Every record is to be transcribed exactly as written.

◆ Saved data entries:
-=-=-

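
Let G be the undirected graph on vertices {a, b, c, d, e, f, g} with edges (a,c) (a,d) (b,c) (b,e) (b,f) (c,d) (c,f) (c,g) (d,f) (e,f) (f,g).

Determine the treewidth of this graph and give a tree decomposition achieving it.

Each bag holds 3 vertices, so the decomposition has width 2, which upper-bounds the treewidth. Conversely, {b, e, f} is a clique of size 3, and the vertices of any clique must share a bag in every tree decomposition; so some bag has ≥ 3 vertices and tw(G) ≥ 2. Combining the bounds, tw(G) = 2.

Treewidth 2.
One such decomposition:
Bags: B1 = {b, c, f}  B2 = {c, f, g}  B3 = {c, d, f}  B4 = {a, c, d}  B5 = {b, e, f}
Tree: B1–B2, B2–B3, B3–B4, B1–B5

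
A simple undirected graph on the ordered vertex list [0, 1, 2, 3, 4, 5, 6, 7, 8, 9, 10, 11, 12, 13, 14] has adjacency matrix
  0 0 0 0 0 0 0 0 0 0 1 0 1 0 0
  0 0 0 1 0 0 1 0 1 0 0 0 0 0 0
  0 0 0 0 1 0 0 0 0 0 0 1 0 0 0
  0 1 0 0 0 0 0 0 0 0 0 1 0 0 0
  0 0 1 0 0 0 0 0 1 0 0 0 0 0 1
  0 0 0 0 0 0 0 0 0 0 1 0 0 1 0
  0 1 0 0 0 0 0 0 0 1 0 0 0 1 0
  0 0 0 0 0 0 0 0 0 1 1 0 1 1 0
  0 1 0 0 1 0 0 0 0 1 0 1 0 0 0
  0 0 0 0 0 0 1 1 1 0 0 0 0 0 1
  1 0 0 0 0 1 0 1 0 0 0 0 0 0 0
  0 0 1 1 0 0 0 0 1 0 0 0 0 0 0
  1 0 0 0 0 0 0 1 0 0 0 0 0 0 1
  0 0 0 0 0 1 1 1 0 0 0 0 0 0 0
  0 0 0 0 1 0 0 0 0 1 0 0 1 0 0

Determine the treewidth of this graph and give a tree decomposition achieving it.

Treewidth 3.
Bags: B1 = {1, 2, 3, 11}  B2 = {1, 2, 8, 11}  B3 = {1, 2, 4, 8}  B4 = {1, 4, 6, 8}  B5 = {4, 6, 8, 9}  B6 = {4, 6, 9, 14}  B7 = {6, 9, 13, 14}  B8 = {7, 9, 13, 14}  B9 = {7, 12, 13, 14}  B10 = {5, 7, 12, 13}  B11 = {5, 7, 10, 12}  B12 = {0, 5, 10, 12}
Tree: B1–B2, B2–B3, B3–B4, B4–B5, B5–B6, B6–B7, B7–B8, B8–B9, B9–B10, B10–B11, B11–B12

The largest bag has 4 vertices, giving width 3; this decomposition certifies tw(G) ≤ 3. For the lower bound: the 4 vertex sets {2,3,11}, {1}, {8}, {4,6,9,14} are disjoint, each induces a connected subgraph, and every pair is joined by at least one edge of G. Contracting each set to a single vertex therefore yields K_{4} as a minor, and since treewidth is minor-monotone, tw(G) ≥ tw(K_{4}) = 3. The upper and lower bounds meet at 3, so that is the treewidth.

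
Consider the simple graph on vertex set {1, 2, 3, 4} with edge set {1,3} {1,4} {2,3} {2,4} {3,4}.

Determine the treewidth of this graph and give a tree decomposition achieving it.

Treewidth 2.
One such decomposition:
Bags: B1 = {1, 3, 4}  B2 = {2, 3, 4}
Tree: B1–B2

Every bag has size at most 3, so the width is 3 − 1 = 2 and tw(G) ≤ 2. On the other hand G contains the 3-clique {1, 3, 4}. A clique must lie in a single bag of any decomposition, so no decomposition can have width below 2. Therefore the treewidth is 2.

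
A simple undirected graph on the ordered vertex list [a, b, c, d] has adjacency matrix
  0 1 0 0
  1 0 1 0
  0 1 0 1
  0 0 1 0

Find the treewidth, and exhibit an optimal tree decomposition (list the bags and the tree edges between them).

Treewidth 1.
One such decomposition:
Bags: B1 = {a, b}  B2 = {b, c}  B3 = {c, d}
Tree: B1–B2, B2–B3

Each bag holds 2 vertices, so the decomposition has width 1, which upper-bounds the treewidth. Since G has at least one edge (e.g. a–b), it is not an edgeless graph, so tw(G) ≥ 1. Therefore the treewidth is 1.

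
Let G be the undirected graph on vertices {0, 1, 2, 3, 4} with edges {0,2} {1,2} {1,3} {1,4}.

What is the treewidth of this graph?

A width-1 tree decomposition is:
Bags: B1 = {1, 2}  B2 = {0, 2}  B3 = {1, 4}  B4 = {1, 3}
Tree: B1–B2, B1–B3, B1–B4
Each bag holds 2 vertices, so the decomposition has width 1, which upper-bounds the treewidth. Any graph with an edge has treewidth ≥ 1, and G has the edge 2–1. Therefore the treewidth is 1.

1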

-=-=-

◆ Exercise answer:
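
Let G be the undirected graph on vertices {a, b, c, d, e, f, g} with edges (a,c) (a,d) (b,c) (b,e) (b,f) (c,d) (c,f) (c,g) (d,f) (e,f) (f,g).

Determine the treewidth of this graph and give a tree decomposition achieving it.

Each bag holds 3 vertices, so the decomposition has width 2, which upper-bounds the treewidth. Conversely, {b, e, f} is a clique of size 3, and the vertices of any clique must share a bag in every tree decomposition; so some bag has ≥ 3 vertices and tw(G) ≥ 2. Combining the bounds, tw(G) = 2.

Treewidth 2.
One such decomposition:
Bags: B1 = {b, c, f}  B2 = {c, f, g}  B3 = {c, d, f}  B4 = {a, c, d}  B5 = {b, e, f}
Tree: B1–B2, B2–B3, B3–B4, B1–B5

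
A simple undirected graph on the ordered vertex list [0, 1, 2, 3, 4, 5, 6, 7, 8, 9, 10, 11, 12, 13, 14] has adjacency matrix
  0 0 0 0 0 0 0 0 0 0 1 0 1 0 0
  0 0 0 1 0 0 1 0 1 0 0 0 0 0 0
  0 0 0 0 1 0 0 0 0 0 0 1 0 0 0
  0 1 0 0 0 0 0 0 0 0 0 1 0 0 0
  0 0 1 0 0 0 0 0 1 0 0 0 0 0 1
  0 0 0 0 0 0 0 0 0 0 1 0 0 1 0
  0 1 0 0 0 0 0 0 0 1 0 0 0 1 0
  0 0 0 0 0 0 0 0 0 1 1 0 1 1 0
  0 1 0 0 1 0 0 0 0 1 0 1 0 0 0
  0 0 0 0 0 0 1 1 1 0 0 0 0 0 1
  1 0 0 0 0 1 0 1 0 0 0 0 0 0 0
  0 0 1 1 0 0 0 0 1 0 0 0 0 0 0
  1 0 0 0 0 0 0 1 0 0 0 0 0 0 1
  0 0 0 0 0 1 1 1 0 0 0 0 0 0 0
  0 0 0 0 1 0 0 0 0 1 0 0 1 0 0

Determine the treewidth of this graph and give a tree decomposition achieving it.

Treewidth 3.
Bags: B1 = {1, 2, 3, 11}  B2 = {1, 2, 8, 11}  B3 = {1, 2, 4, 8}  B4 = {1, 4, 6, 8}  B5 = {4, 6, 8, 9}  B6 = {4, 6, 9, 14}  B7 = {6, 9, 13, 14}  B8 = {7, 9, 13, 14}  B9 = {7, 12, 13, 14}  B10 = {5, 7, 12, 13}  B11 = {5, 7, 10, 12}  B12 = {0, 5, 10, 12}
Tree: B1–B2, B2–B3, B3–B4, B4–B5, B5–B6, B6–B7, B7–B8, B8–B9, B9–B10, B10–B11, B11–B12

The largest bag has 4 vertices, giving width 3; this decomposition certifies tw(G) ≤ 3. For the lower bound: the 4 vertex sets {2,3,11}, {1}, {8}, {4,6,9,14} are disjoint, each induces a connected subgraph, and every pair is joined by at least one edge of G. Contracting each set to a single vertex therefore yields K_{4} as a minor, and since treewidth is minor-monotone, tw(G) ≥ tw(K_{4}) = 3. The upper and lower bounds meet at 3, so that is the treewidth.

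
Consider the simple graph on vertex set {1, 2, 3, 4} with edge set {1,3} {1,4} {2,3} {2,4} {3,4}.

Determine the treewidth of this graph and give a tree decomposition achieving it.

Treewidth 2.
One such decomposition:
Bags: B1 = {1, 3, 4}  B2 = {2, 3, 4}
Tree: B1–B2

Every bag has size at most 3, so the width is 3 − 1 = 2 and tw(G) ≤ 2. On the other hand G contains the 3-clique {1, 3, 4}. A clique must lie in a single bag of any decomposition, so no decomposition can have width below 2. Therefore the treewidth is 2.

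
A simple undirected graph on the ordered vertex list [a, b, c, d] has adjacency matrix
  0 1 0 0
  1 0 1 0
  0 1 0 1
  0 0 1 0

Find the treewidth, and exhibit an optimal tree decomposition (list the bags and the tree edges between them).

Treewidth 1.
One such decomposition:
Bags: B1 = {a, b}  B2 = {b, c}  B3 = {c, d}
Tree: B1–B2, B2–B3

Each bag holds 2 vertices, so the decomposition has width 1, which upper-bounds the treewidth. Since G has at least one edge (e.g. a–b), it is not an edgeless graph, so tw(G) ≥ 1. Therefore the treewidth is 1.

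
Let G be the undirected graph on vertices {0, 1, 2, 3, 4} with edges {0,2} {1,2} {1,3} {1,4}.

What is the treewidth of this graph?

A width-1 tree decomposition is:
Bags: B1 = {1, 2}  B2 = {0, 2}  B3 = {1, 4}  B4 = {1, 3}
Tree: B1–B2, B1–B3, B1–B4
Each bag holds 2 vertices, so the decomposition has width 1, which upper-bounds the treewidth. Any graph with an edge has treewidth ≥ 1, and G has the edge 2–1. Therefore the treewidth is 1.

1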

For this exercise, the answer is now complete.